- What the task requires -
Give back the entries in full, exactly as they are written.
Start of Block
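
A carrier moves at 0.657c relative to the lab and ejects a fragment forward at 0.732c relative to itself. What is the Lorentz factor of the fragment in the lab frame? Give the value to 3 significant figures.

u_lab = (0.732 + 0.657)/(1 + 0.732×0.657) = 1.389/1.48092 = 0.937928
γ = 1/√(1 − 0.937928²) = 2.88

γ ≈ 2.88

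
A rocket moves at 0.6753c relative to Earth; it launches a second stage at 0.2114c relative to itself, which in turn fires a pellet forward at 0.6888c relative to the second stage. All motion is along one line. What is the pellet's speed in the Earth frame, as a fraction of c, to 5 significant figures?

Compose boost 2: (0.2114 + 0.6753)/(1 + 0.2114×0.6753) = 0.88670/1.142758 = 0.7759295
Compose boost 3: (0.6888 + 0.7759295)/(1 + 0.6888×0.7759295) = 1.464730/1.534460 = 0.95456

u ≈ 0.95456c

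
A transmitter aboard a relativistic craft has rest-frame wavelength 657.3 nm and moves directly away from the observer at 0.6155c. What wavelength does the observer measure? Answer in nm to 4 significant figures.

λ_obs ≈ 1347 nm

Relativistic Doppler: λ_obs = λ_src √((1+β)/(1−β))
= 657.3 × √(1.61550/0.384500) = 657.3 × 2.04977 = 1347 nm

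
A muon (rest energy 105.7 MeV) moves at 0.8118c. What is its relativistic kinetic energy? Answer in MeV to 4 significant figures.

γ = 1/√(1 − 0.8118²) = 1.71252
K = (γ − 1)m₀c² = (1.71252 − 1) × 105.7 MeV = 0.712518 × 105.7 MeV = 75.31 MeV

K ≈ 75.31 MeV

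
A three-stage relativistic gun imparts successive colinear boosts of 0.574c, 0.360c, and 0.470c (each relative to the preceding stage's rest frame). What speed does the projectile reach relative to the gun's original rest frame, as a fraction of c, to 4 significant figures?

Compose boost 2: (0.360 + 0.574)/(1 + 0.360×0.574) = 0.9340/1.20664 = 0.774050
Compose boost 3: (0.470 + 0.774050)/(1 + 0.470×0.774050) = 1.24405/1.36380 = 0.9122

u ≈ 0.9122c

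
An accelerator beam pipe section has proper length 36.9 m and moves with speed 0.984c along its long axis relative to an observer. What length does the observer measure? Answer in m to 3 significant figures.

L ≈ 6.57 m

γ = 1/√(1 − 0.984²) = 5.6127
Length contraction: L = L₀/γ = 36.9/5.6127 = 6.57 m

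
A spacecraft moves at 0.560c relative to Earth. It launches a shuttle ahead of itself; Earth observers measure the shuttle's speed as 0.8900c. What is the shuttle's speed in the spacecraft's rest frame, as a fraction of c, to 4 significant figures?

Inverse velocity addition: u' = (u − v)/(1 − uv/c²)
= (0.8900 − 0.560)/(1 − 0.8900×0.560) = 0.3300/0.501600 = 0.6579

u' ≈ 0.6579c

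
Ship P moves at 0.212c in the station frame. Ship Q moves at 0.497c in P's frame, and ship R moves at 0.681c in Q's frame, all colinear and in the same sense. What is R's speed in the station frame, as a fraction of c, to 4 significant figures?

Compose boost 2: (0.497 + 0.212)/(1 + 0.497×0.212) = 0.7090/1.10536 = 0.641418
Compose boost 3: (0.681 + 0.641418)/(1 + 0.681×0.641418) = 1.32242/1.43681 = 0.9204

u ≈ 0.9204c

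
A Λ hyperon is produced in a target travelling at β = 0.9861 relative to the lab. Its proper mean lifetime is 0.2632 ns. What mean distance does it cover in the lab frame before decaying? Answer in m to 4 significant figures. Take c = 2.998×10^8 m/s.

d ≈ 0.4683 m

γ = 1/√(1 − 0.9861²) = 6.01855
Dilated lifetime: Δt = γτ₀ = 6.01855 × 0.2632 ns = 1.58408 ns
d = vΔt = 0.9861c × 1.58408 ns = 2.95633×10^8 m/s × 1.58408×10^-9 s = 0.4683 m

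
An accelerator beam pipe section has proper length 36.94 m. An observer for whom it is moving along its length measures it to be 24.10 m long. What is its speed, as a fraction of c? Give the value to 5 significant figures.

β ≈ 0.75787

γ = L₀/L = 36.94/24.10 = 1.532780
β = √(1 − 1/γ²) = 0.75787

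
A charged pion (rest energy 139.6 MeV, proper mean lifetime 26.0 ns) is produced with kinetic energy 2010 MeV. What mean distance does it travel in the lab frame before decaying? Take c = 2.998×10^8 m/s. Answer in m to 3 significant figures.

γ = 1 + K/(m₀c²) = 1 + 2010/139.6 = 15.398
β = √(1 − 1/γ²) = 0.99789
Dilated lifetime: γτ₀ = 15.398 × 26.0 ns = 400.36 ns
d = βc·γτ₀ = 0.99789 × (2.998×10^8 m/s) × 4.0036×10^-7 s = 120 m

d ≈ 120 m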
End of Block
- Your solution -
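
A carrier moves at 0.657c relative to the lab and ejects a fragment forward at 0.732c relative to itself. What is the Lorentz factor of the fragment in the lab frame? Give the value to 3 significant figures.

u_lab = (0.732 + 0.657)/(1 + 0.732×0.657) = 1.389/1.48092 = 0.937928
γ = 1/√(1 − 0.937928²) = 2.88

γ ≈ 2.88

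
A rocket moves at 0.6753c relative to Earth; it launches a second stage at 0.2114c relative to itself, which in turn fires a pellet forward at 0.6888c relative to the second stage. All motion is along one line. What is the pellet's speed in the Earth frame, as a fraction of c, to 5 significant figures?

Compose boost 2: (0.2114 + 0.6753)/(1 + 0.2114×0.6753) = 0.88670/1.142758 = 0.7759295
Compose boost 3: (0.6888 + 0.7759295)/(1 + 0.6888×0.7759295) = 1.464730/1.534460 = 0.95456

u ≈ 0.95456c

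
A transmitter aboard a relativistic craft has rest-frame wavelength 657.3 nm and moves directly away from the observer at 0.6155c. What wavelength does the observer measure? Answer in nm to 4 significant figures.

λ_obs ≈ 1347 nm

Relativistic Doppler: λ_obs = λ_src √((1+β)/(1−β))
= 657.3 × √(1.61550/0.384500) = 657.3 × 2.04977 = 1347 nm

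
A muon (rest energy 105.7 MeV) moves at 0.8118c. What is its relativistic kinetic energy? Answer in MeV to 4 significant figures.

γ = 1/√(1 − 0.8118²) = 1.71252
K = (γ − 1)m₀c² = (1.71252 − 1) × 105.7 MeV = 0.712518 × 105.7 MeV = 75.31 MeV

K ≈ 75.31 MeV

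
A three-stage relativistic gun imparts successive colinear boosts of 0.574c, 0.360c, and 0.470c (each relative to the preceding stage's rest frame). What speed does the projectile reach relative to the gun's original rest frame, as a fraction of c, to 4 significant figures?

Compose boost 2: (0.360 + 0.574)/(1 + 0.360×0.574) = 0.9340/1.20664 = 0.774050
Compose boost 3: (0.470 + 0.774050)/(1 + 0.470×0.774050) = 1.24405/1.36380 = 0.9122

u ≈ 0.9122c

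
An accelerator beam pipe section has proper length 36.9 m and moves with speed 0.984c along its long axis relative to an observer. What length does the observer measure? Answer in m to 3 significant figures.

L ≈ 6.57 m

γ = 1/√(1 − 0.984²) = 5.6127
Length contraction: L = L₀/γ = 36.9/5.6127 = 6.57 m

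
A spacecraft moves at 0.560c relative to Earth. It launches a shuttle ahead of itself; Earth observers measure the shuttle's speed as 0.8900c. What is the shuttle's speed in the spacecraft's rest frame, as a fraction of c, to 4 significant figures?

Inverse velocity addition: u' = (u − v)/(1 − uv/c²)
= (0.8900 − 0.560)/(1 − 0.8900×0.560) = 0.3300/0.501600 = 0.6579

u' ≈ 0.6579c

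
Ship P moves at 0.212c in the station frame. Ship Q moves at 0.497c in P's frame, and ship R moves at 0.681c in Q's frame, all colinear and in the same sense. What is R's speed in the station frame, as a fraction of c, to 4 significant figures?

Compose boost 2: (0.497 + 0.212)/(1 + 0.497×0.212) = 0.7090/1.10536 = 0.641418
Compose boost 3: (0.681 + 0.641418)/(1 + 0.681×0.641418) = 1.32242/1.43681 = 0.9204

u ≈ 0.9204c

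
A Λ hyperon is produced in a target travelling at β = 0.9861 relative to the lab. Its proper mean lifetime is 0.2632 ns. What mean distance does it cover in the lab frame before decaying? Answer in m to 4 significant figures. Take c = 2.998×10^8 m/s.

d ≈ 0.4683 m

γ = 1/√(1 − 0.9861²) = 6.01855
Dilated lifetime: Δt = γτ₀ = 6.01855 × 0.2632 ns = 1.58408 ns
d = vΔt = 0.9861c × 1.58408 ns = 2.95633×10^8 m/s × 1.58408×10^-9 s = 0.4683 m

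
An accelerator beam pipe section has proper length 36.94 m. An observer for whom it is moving along its length measures it to be 24.10 m long. What is its speed, as a fraction of c? Give the value to 5 significant figures.

β ≈ 0.75787

γ = L₀/L = 36.94/24.10 = 1.532780
β = √(1 − 1/γ²) = 0.75787

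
A charged pion (rest energy 139.6 MeV, proper mean lifetime 26.0 ns) is produced with kinetic energy 2010 MeV. What mean distance does it travel in the lab frame before decaying? Take c = 2.998×10^8 m/s. Answer in m to 3 significant figures.

γ = 1 + K/(m₀c²) = 1 + 2010/139.6 = 15.398
β = √(1 − 1/γ²) = 0.99789
Dilated lifetime: γτ₀ = 15.398 × 26.0 ns = 400.36 ns
d = βc·γτ₀ = 0.99789 × (2.998×10^8 m/s) × 4.0036×10^-7 s = 120 m

d ≈ 120 m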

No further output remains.